SUPPLIED MATERIAL
====

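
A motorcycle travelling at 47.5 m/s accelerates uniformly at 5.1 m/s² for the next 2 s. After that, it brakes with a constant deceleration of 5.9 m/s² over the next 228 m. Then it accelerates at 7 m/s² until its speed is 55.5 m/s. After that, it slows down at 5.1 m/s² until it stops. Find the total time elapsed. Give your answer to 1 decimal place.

22.7 s

Phase 1 (accelerating): v₀ = 47.5 m/s, a = 5.1 m/s².
v = v₀ + at = 47.5 + (5.1)(2) = 57.7 m/s
Δx = v₀t + ½at² = 47.5·2 + 0.5·5.1·2² = 105 m

Phase 2 (decelerating): v₀ = 57.7 m/s, a = -5.9 m/s².
v² = v₀² + 2aΔx = 57.7² + 2·-5.9·228 = 639 → v = 25.3 m/s
t = (v − v₀)/a = (25.3 − 57.7)/-5.9 = 5.50 s

Phase 3 (accelerating): v₀ = 25.3 m/s, a = 7 m/s².
v = v₀ + at → t = (55.5 − 25.3) / 7 = 4.32 s
v² = v₀² + 2aΔx → Δx = (55.5² − 25.3²)/(2·7) = 174 m

Phase 4 (decelerating): v₀ = 55.5 m/s, a = -5.1 m/s².
v = v₀ + at → t = (0 − 55.5) / -5.1 = 10.9 s
v² = v₀² + 2aΔx → Δx = (0² − 55.5²)/(2·-5.1) = 302 m
Total time = 2.00 + 5.50 + 4.32 + 10.9 = 22.7 s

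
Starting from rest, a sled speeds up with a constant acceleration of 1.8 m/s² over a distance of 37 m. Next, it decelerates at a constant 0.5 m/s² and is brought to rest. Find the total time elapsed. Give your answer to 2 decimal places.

29.49 s

Phase 1 (accelerating): v₀ = 0 m/s, a = 1.8 m/s².
v² = v₀² + 2aΔx = 0² + 2·1.8·37 = 133 → v = 11.5 m/s
t = (v − v₀)/a = (11.5 − 0)/1.8 = 6.41 s

Phase 2 (decelerating): v₀ = 11.5 m/s, a = -0.5 m/s².
v = v₀ + at → t = (0 − 11.5) / -0.5 = 23.1 s
v² = v₀² + 2aΔx → Δx = (0² − 11.5²)/(2·-0.5) = 133 m
Total time = 6.41 + 23.1 = 29.5 s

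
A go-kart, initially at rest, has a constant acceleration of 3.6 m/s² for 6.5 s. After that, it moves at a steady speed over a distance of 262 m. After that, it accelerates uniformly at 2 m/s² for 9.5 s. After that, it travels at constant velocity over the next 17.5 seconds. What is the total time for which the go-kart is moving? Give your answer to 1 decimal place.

44.7 s

Phase 1 (accelerating): v₀ = 0 m/s, a = 3.6 m/s².
v = v₀ + at = 0 + (3.6)(6.5) = 23.4 m/s
Δx = v₀t + ½at² = 0·6.5 + 0.5·3.6·6.5² = 76.1 m

Phase 2 (constant speed): v₀ = 23.4 m/s, a = 0 m/s².
Constant speed: t = d/v = 262/23.4 = 11.2 s

Phase 3 (accelerating): v₀ = 23.4 m/s, a = 2 m/s².
v = v₀ + at = 23.4 + (2)(9.5) = 42.4 m/s
Δx = v₀t + ½at² = 23.4·9.5 + 0.5·2·9.5² = 313 m

Phase 4 (constant speed): v₀ = 42.4 m/s, a = 0 m/s².
v = v₀ + at = 42.4 + (0)(17.5) = 42.4 m/s
Δx = v₀t + ½at² = 42.4·17.5 + 0.5·0·17.5² = 742 m
Total time = 6.50 + 11.2 + 9.50 + 17.5 = 44.7 s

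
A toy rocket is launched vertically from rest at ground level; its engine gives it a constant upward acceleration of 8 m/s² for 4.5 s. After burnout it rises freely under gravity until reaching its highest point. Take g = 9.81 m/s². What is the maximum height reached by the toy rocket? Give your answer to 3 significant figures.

Phase 1 (powered ascent): v₀ = 0 m/s, a = 8 m/s².
v = v₀ + at = 0 + (8)(4.5) = 36.0 m/s
Δx = v₀t + ½at² = 0·4.5 + 0.5·8·4.5² = 81.0 m

Phase 2 (coasting upward): v₀ = 36.0 m/s, a = -9.81 m/s².
v = v₀ + at → t = (0 − 36.0) / -9.81 = 3.67 s
v² = v₀² + 2aΔx → Δx = (0² − 36.0²)/(2·-9.81) = 66.1 m
Maximum height = 81.0 + 66.1 = 147 m

147 m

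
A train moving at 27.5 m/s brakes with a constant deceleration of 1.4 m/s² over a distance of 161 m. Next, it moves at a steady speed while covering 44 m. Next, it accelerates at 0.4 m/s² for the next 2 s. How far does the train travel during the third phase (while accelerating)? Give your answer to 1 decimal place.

Phase 1 (decelerating): v₀ = 27.5 m/s, a = -1.4 m/s².
v² = v₀² + 2aΔx = 27.5² + 2·-1.4·161 = 305 → v = 17.5 m/s
t = (v − v₀)/a = (17.5 − 27.5)/-1.4 = 7.16 s

Phase 2 (constant speed): v₀ = 17.5 m/s, a = 0 m/s².
Constant speed: t = d/v = 44/17.5 = 2.52 s

Phase 3 (accelerating): v₀ = 17.5 m/s, a = 0.4 m/s².
v = v₀ + at = 17.5 + (0.4)(2) = 18.3 m/s
Δx = v₀t + ½at² = 17.5·2 + 0.5·0.4·2² = 35.8 m
Distance in phase 3 = 35.8 m

35.8 m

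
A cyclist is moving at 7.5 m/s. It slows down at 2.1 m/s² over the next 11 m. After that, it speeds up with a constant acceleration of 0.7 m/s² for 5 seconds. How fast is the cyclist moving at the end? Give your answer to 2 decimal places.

6.67 m/s

Phase 1 (decelerating): v₀ = 7.50 m/s, a = -2.1 m/s².
v² = v₀² + 2aΔx = 7.50² + 2·-2.1·11 = 10.0 → v = 3.17 m/s
t = (v − v₀)/a = (3.17 − 7.50)/-2.1 = 2.06 s

Phase 2 (accelerating): v₀ = 3.17 m/s, a = 0.7 m/s².
v = v₀ + at = 3.17 + (0.7)(5) = 6.67 m/s
Δx = v₀t + ½at² = 3.17·5 + 0.5·0.7·5² = 24.6 m
Final speed = 6.67 m/s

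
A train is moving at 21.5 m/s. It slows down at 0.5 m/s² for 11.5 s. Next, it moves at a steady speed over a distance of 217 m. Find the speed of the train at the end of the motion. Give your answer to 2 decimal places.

Phase 1 (decelerating): v₀ = 21.5 m/s, a = -0.5 m/s².
v = v₀ + at = 21.5 + (-0.5)(11.5) = 15.8 m/s
Δx = v₀t + ½at² = 21.5·11.5 + 0.5·-0.5·11.5² = 214 m

Phase 2 (constant speed): v₀ = 15.8 m/s, a = 0 m/s².
Constant speed: t = d/v = 217/15.8 = 13.8 s
Final speed = 15.8 m/s

15.75 m/s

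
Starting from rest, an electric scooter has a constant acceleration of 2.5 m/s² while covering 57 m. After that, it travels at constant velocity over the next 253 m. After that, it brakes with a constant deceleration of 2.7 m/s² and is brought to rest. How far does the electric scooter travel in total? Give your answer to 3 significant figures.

Phase 1 (accelerating): v₀ = 0 m/s, a = 2.5 m/s².
v² = v₀² + 2aΔx = 0² + 2·2.5·57 = 285 → v = 16.9 m/s
t = (v − v₀)/a = (16.9 − 0)/2.5 = 6.75 s

Phase 2 (constant speed): v₀ = 16.9 m/s, a = 0 m/s².
Constant speed: t = d/v = 253/16.9 = 15.0 s

Phase 3 (decelerating): v₀ = 16.9 m/s, a = -2.7 m/s².
v = v₀ + at → t = (0 − 16.9) / -2.7 = 6.25 s
v² = v₀² + 2aΔx → Δx = (0² − 16.9²)/(2·-2.7) = 52.8 m
Total distance = 57.0 + 253 + 52.8 = 363 m

363 m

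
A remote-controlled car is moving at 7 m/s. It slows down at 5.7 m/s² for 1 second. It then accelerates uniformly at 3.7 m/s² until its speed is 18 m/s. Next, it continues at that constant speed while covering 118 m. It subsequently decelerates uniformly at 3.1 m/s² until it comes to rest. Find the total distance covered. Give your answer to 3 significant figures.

218 m

Phase 1 (decelerating): v₀ = 7.00 m/s, a = -5.7 m/s².
v = v₀ + at = 7.00 + (-5.7)(1) = 1.30 m/s
Δx = v₀t + ½at² = 7.00·1 + 0.5·-5.7·1² = 4.15 m

Phase 2 (accelerating): v₀ = 1.30 m/s, a = 3.7 m/s².
v = v₀ + at → t = (18 − 1.30) / 3.7 = 4.51 s
v² = v₀² + 2aΔx → Δx = (18² − 1.30²)/(2·3.7) = 43.6 m

Phase 3 (constant speed): v₀ = 18.0 m/s, a = 0 m/s².
Constant speed: t = d/v = 118/18.0 = 6.56 s

Phase 4 (decelerating): v₀ = 18.0 m/s, a = -3.1 m/s².
v = v₀ + at → t = (0 − 18.0) / -3.1 = 5.81 s
v² = v₀² + 2aΔx → Δx = (0² − 18.0²)/(2·-3.1) = 52.3 m
Total distance = 4.15 + 43.6 + 118 + 52.3 = 218 m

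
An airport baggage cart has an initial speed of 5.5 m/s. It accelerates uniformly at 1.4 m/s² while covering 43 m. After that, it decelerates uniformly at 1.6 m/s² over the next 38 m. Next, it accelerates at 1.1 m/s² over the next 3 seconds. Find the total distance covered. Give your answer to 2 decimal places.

102.12 m

Phase 1 (accelerating): v₀ = 5.50 m/s, a = 1.4 m/s².
v² = v₀² + 2aΔx = 5.50² + 2·1.4·43 = 151 → v = 12.3 m/s
t = (v − v₀)/a = (12.3 − 5.50)/1.4 = 4.84 s

Phase 2 (decelerating): v₀ = 12.3 m/s, a = -1.6 m/s².
v² = v₀² + 2aΔx = 12.3² + 2·-1.6·38 = 29.0 → v = 5.39 m/s
t = (v − v₀)/a = (5.39 − 12.3)/-1.6 = 4.30 s

Phase 3 (accelerating): v₀ = 5.39 m/s, a = 1.1 m/s².
v = v₀ + at = 5.39 + (1.1)(3) = 8.69 m/s
Δx = v₀t + ½at² = 5.39·3 + 0.5·1.1·3² = 21.1 m
Total distance = 43.0 + 38.0 + 21.1 = 102 m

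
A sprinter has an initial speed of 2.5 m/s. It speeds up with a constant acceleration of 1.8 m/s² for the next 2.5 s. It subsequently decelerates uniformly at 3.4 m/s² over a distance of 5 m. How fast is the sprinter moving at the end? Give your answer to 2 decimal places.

3.87 m/s

Phase 1 (accelerating): v₀ = 2.50 m/s, a = 1.8 m/s².
v = v₀ + at = 2.50 + (1.8)(2.5) = 7.00 m/s
Δx = v₀t + ½at² = 2.50·2.5 + 0.5·1.8·2.5² = 11.9 m

Phase 2 (decelerating): v₀ = 7.00 m/s, a = -3.4 m/s².
v² = v₀² + 2aΔx = 7.00² + 2·-3.4·5 = 15.0 → v = 3.87 m/s
t = (v − v₀)/a = (3.87 − 7.00)/-3.4 = 0.920 s
Final speed = 3.87 m/s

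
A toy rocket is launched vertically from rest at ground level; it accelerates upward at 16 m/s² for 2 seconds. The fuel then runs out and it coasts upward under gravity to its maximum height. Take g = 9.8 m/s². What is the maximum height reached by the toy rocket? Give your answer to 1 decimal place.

Phase 1 (powered ascent): v₀ = 0 m/s, a = 16 m/s².
v = v₀ + at = 0 + (16)(2) = 32.0 m/s
Δx = v₀t + ½at² = 0·2 + 0.5·16·2² = 32.0 m

Phase 2 (coasting upward): v₀ = 32.0 m/s, a = -9.8 m/s².
v = v₀ + at → t = (0 − 32.0) / -9.8 = 3.27 s
v² = v₀² + 2aΔx → Δx = (0² − 32.0²)/(2·-9.8) = 52.2 m
Maximum height = 32.0 + 52.2 = 84.2 m

84.2 m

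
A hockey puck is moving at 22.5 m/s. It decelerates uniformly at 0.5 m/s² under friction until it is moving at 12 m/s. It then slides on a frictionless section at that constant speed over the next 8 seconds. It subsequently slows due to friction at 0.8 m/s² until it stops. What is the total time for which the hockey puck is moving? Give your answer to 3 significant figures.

44.0 s

Phase 1 (decelerating): v₀ = 22.5 m/s, a = -0.5 m/s².
v = v₀ + at → t = (12 − 22.5) / -0.5 = 21.0 s
v² = v₀² + 2aΔx → Δx = (12² − 22.5²)/(2·-0.5) = 362 m

Phase 2 (constant speed): v₀ = 12.0 m/s, a = 0 m/s².
v = v₀ + at = 12.0 + (0)(8) = 12.0 m/s
Δx = v₀t + ½at² = 12.0·8 + 0.5·0·8² = 96.0 m

Phase 3 (decelerating): v₀ = 12.0 m/s, a = -0.8 m/s².
v = v₀ + at → t = (0 − 12.0) / -0.8 = 15.0 s
v² = v₀² + 2aΔx → Δx = (0² − 12.0²)/(2·-0.8) = 90.0 m
Total time = 21.0 + 8.00 + 15.0 = 44.0 s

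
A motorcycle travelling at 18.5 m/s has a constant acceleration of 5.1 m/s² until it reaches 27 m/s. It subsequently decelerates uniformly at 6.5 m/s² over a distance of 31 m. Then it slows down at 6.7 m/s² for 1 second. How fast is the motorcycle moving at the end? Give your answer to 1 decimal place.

Phase 1 (accelerating): v₀ = 18.5 m/s, a = 5.1 m/s².
v = v₀ + at → t = (27 − 18.5) / 5.1 = 1.67 s
v² = v₀² + 2aΔx → Δx = (27² − 18.5²)/(2·5.1) = 37.9 m

Phase 2 (decelerating): v₀ = 27.0 m/s, a = -6.5 m/s².
v² = v₀² + 2aΔx = 27.0² + 2·-6.5·31 = 326 → v = 18.1 m/s
t = (v − v₀)/a = (18.1 − 27.0)/-6.5 = 1.38 s

Phase 3 (decelerating): v₀ = 18.1 m/s, a = -6.7 m/s².
v = v₀ + at = 18.1 + (-6.7)(1) = 11.4 m/s
Δx = v₀t + ½at² = 18.1·1 + 0.5·-6.7·1² = 14.7 m
Final speed = 11.4 m/s

11.4 m/s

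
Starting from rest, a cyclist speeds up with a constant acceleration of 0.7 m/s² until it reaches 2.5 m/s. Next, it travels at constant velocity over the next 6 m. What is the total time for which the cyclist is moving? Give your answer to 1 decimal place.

Phase 1 (accelerating): v₀ = 0 m/s, a = 0.7 m/s².
v = v₀ + at → t = (2.5 − 0) / 0.7 = 3.57 s
v² = v₀² + 2aΔx → Δx = (2.5² − 0²)/(2·0.7) = 4.46 m

Phase 2 (constant speed): v₀ = 2.50 m/s, a = 0 m/s².
Constant speed: t = d/v = 6/2.50 = 2.40 s
Total time = 3.57 + 2.40 = 5.97 s

6.0 s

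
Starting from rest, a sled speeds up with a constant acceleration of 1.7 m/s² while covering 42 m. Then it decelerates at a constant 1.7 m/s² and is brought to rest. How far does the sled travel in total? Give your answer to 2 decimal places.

Phase 1 (accelerating): v₀ = 0 m/s, a = 1.7 m/s².
v² = v₀² + 2aΔx = 0² + 2·1.7·42 = 143 → v = 11.9 m/s
t = (v − v₀)/a = (11.9 − 0)/1.7 = 7.03 s

Phase 2 (decelerating): v₀ = 11.9 m/s, a = -1.7 m/s².
v = v₀ + at → t = (0 − 11.9) / -1.7 = 7.03 s
v² = v₀² + 2aΔx → Δx = (0² − 11.9²)/(2·-1.7) = 42.0 m
Total distance = 42.0 + 42.0 = 84.0 m

84.00 m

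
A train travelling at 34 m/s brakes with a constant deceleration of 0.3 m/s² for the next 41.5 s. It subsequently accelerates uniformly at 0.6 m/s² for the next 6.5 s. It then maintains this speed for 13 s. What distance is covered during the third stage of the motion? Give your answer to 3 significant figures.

331 m

Phase 1 (decelerating): v₀ = 34.0 m/s, a = -0.3 m/s².
v = v₀ + at = 34.0 + (-0.3)(41.5) = 21.6 m/s
Δx = v₀t + ½at² = 34.0·41.5 + 0.5·-0.3·41.5² = 1150 m

Phase 2 (accelerating): v₀ = 21.6 m/s, a = 0.6 m/s².
v = v₀ + at = 21.6 + (0.6)(6.5) = 25.4 m/s
Δx = v₀t + ½at² = 21.6·6.5 + 0.5·0.6·6.5² = 153 m

Phase 3 (constant speed): v₀ = 25.4 m/s, a = 0 m/s².
v = v₀ + at = 25.4 + (0)(13) = 25.4 m/s
Δx = v₀t + ½at² = 25.4·13 + 0.5·0·13² = 331 m
Distance in phase 3 = 331 m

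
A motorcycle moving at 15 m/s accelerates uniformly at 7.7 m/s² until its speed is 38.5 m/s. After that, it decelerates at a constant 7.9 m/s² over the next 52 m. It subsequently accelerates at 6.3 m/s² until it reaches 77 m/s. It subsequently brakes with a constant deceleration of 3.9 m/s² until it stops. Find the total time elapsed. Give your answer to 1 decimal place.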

====

ASSIGNED TASK
Once you reach the line containing "total? Give your answer to 2 decimal places.", output that line and each one after it exactly, ending with the final line of the listing and adding nothing else.

TASK RESPONSE
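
Starting from rest, a sled speeds up with a constant acceleration of 1.7 m/s² while covering 42 m. Then it decelerates at a constant 1.7 m/s² and is brought to rest. How far does the sled travel in total? Give your answer to 2 decimal places.

Phase 1 (accelerating): v₀ = 0 m/s, a = 1.7 m/s².
v² = v₀² + 2aΔx = 0² + 2·1.7·42 = 143 → v = 11.9 m/s
t = (v − v₀)/a = (11.9 − 0)/1.7 = 7.03 s

Phase 2 (decelerating): v₀ = 11.9 m/s, a = -1.7 m/s².
v = v₀ + at → t = (0 − 11.9) / -1.7 = 7.03 s
v² = v₀² + 2aΔx → Δx = (0² − 11.9²)/(2·-1.7) = 42.0 m
Total distance = 42.0 + 42.0 = 84.0 m

84.00 m

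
A train travelling at 34 m/s brakes with a constant deceleration of 0.3 m/s² for the next 41.5 s. It subsequently accelerates uniformly at 0.6 m/s² for the next 6.5 s. It then maintains this speed for 13 s. What distance is covered during the third stage of the motion? Give your answer to 3 significant figures.

331 m

Phase 1 (decelerating): v₀ = 34.0 m/s, a = -0.3 m/s².
v = v₀ + at = 34.0 + (-0.3)(41.5) = 21.6 m/s
Δx = v₀t + ½at² = 34.0·41.5 + 0.5·-0.3·41.5² = 1150 m

Phase 2 (accelerating): v₀ = 21.6 m/s, a = 0.6 m/s².
v = v₀ + at = 21.6 + (0.6)(6.5) = 25.4 m/s
Δx = v₀t + ½at² = 21.6·6.5 + 0.5·0.6·6.5² = 153 m

Phase 3 (constant speed): v₀ = 25.4 m/s, a = 0 m/s².
v = v₀ + at = 25.4 + (0)(13) = 25.4 m/s
Δx = v₀t + ½at² = 25.4·13 + 0.5·0·13² = 331 m
Distance in phase 3 = 331 m

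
A motorcycle moving at 15 m/s accelerates uniformly at 7.7 m/s² until its speed is 38.5 m/s. After that, it decelerates at a constant 7.9 m/s² over the next 52 m. It subsequently accelerates at 6.3 m/s² until it reaches 77 m/s. It subsequently brakes with a constant deceleration of 3.9 m/s² until it stops. Find the total time elapsed. Give your answer to 1 decimal place.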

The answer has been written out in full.